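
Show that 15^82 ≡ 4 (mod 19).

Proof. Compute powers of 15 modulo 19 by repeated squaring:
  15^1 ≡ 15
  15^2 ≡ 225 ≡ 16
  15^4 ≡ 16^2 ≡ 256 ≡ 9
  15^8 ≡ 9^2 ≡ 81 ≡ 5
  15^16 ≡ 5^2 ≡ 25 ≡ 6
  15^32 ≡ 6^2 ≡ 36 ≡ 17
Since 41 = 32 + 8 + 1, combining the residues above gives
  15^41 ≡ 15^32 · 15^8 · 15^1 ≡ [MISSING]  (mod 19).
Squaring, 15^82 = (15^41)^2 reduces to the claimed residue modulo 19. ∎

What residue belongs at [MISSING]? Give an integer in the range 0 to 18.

2

Multiply the listed residues: 17 · 5 · 15 = 85 → 1275.
Reducing modulo 19: 1275 = 67·19 + 2, so 15^41 ≡ 2.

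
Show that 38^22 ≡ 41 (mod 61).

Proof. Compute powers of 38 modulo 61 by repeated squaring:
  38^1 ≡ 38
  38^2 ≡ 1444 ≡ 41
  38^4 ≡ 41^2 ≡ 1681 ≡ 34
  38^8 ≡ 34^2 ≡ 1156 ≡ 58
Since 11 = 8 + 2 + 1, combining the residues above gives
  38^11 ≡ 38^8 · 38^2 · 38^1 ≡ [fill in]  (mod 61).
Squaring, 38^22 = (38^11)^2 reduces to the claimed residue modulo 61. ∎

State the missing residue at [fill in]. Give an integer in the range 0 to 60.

23

38^8 · 38^2 · 38^1 ≡ 58 · 41 · 38 = 90364.
90364 mod 61 = 23, so 38^11 ≡ 23 (mod 61).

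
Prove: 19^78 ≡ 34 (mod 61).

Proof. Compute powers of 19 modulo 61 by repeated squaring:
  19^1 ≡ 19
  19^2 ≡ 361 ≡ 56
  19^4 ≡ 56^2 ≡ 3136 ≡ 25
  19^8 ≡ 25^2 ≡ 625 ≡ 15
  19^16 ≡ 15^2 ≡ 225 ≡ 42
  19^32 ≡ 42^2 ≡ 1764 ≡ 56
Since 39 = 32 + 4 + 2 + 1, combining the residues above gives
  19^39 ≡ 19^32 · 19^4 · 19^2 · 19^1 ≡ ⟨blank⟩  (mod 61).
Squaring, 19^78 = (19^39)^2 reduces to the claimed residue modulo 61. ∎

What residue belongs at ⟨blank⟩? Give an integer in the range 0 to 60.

41

Multiply the listed residues: 56 · 25 · 56 · 19 = 1400 → 78400 → 1489600.
Reducing modulo 61: 1489600 = 24419·61 + 41, so 19^39 ≡ 41.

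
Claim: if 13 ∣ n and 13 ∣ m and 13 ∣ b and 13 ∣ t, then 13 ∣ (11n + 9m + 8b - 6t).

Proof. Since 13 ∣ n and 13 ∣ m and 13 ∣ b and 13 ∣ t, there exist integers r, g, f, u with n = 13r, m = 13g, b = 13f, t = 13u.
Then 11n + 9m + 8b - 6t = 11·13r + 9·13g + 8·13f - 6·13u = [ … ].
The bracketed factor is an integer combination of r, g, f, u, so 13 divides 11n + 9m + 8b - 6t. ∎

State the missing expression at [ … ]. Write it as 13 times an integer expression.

13(8f + 9g + 11r - 6u)

Each term has a factor of 13: 11·13r + 9·13g + 8·13f - 6·13u = 13·(8f + 9g + 11r - 6u).
Since 8f + 9g + 11r - 6u is an integer, 13 ∣ (11n + 9m + 8b - 6t).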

|---|

*The problem*: Gather up every line from the listing above in which the word "claimed" occurs.

*Output of the exercise*:
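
Squaring, 15^82 = (15^41)^2 reduces to the claimed residue modulo 19. ∎
Squaring, 38^22 = (38^11)^2 reduces to the claimed residue modulo 61. ∎
Squaring, 19^78 = (19^39)^2 reduces to the claimed residue modulo 61. ∎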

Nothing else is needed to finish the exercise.